■ **Task brief**: Without changing anything, copy out each entry.

■ **Records to use**:
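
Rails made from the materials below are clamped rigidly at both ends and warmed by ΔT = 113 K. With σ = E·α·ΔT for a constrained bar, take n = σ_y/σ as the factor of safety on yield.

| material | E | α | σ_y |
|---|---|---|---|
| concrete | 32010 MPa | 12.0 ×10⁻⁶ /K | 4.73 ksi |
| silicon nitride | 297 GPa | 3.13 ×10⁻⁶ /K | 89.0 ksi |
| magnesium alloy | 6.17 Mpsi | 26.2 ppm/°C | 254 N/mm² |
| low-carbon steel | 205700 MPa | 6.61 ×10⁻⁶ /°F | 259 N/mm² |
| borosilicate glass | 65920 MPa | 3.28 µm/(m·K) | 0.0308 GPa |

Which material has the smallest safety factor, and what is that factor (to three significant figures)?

With everything in SI (GPa, ×10⁻⁶/K, MPa):
  concrete: E = 32.01, α = 12.0, σ_y = 32.61 → σ = 43.4 MPa, n = 0.751
  silicon nitride: E = 297.0, α = 3.13, σ_y = 613.6 → σ = 105 MPa, n = 5.84
  magnesium alloy: E = 42.54, α = 26.2, σ_y = 254.0 → σ = 126 MPa, n = 2.02
  low-carbon steel: E = 205.7, α = 11.9, σ_y = 259.0 → σ = 277 MPa, n = 0.937
  borosilicate glass: E = 65.92, α = 3.28, σ_y = 30.80 → σ = 24.4 MPa, n = 1.26
Smallest n: concrete with n = 0.751.

concrete, n = 0.751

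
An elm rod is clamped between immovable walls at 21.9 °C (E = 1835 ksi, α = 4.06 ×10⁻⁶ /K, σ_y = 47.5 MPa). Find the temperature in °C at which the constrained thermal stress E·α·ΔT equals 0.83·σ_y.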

■ **Solution to the exercise**:
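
Rails made from the materials below are clamped rigidly at both ends and warmed by ΔT = 113 K. With σ = E·α·ΔT for a constrained bar, take n = σ_y/σ as the factor of safety on yield.

| material | E | α | σ_y |
|---|---|---|---|
| concrete | 32010 MPa | 12.0 ×10⁻⁶ /K | 4.73 ksi |
| silicon nitride | 297 GPa | 3.13 ×10⁻⁶ /K | 89.0 ksi |
| magnesium alloy | 6.17 Mpsi | 26.2 ppm/°C | 254 N/mm² |
| low-carbon steel | 205700 MPa | 6.61 ×10⁻⁶ /°F | 259 N/mm² |
| borosilicate glass | 65920 MPa | 3.28 µm/(m·K) | 0.0308 GPa |

Which material has the smallest safety factor, and what is that factor (to three significant figures)?

With everything in SI (GPa, ×10⁻⁶/K, MPa):
  concrete: E = 32.01, α = 12.0, σ_y = 32.61 → σ = 43.4 MPa, n = 0.751
  silicon nitride: E = 297.0, α = 3.13, σ_y = 613.6 → σ = 105 MPa, n = 5.84
  magnesium alloy: E = 42.54, α = 26.2, σ_y = 254.0 → σ = 126 MPa, n = 2.02
  low-carbon steel: E = 205.7, α = 11.9, σ_y = 259.0 → σ = 277 MPa, n = 0.937
  borosilicate glass: E = 65.92, α = 3.28, σ_y = 30.80 → σ = 24.4 MPa, n = 1.26
Smallest n: concrete with n = 0.751.

concrete, n = 0.751

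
An elm rod is clamped between immovable walls at 21.9 °C (E = 1835 ksi, α = 4.06 ×10⁻⁶ /K, σ_y = 47.5 MPa). Find the temperature in °C at which the constrained thermal stress E·α·ΔT equals 0.83·σ_y.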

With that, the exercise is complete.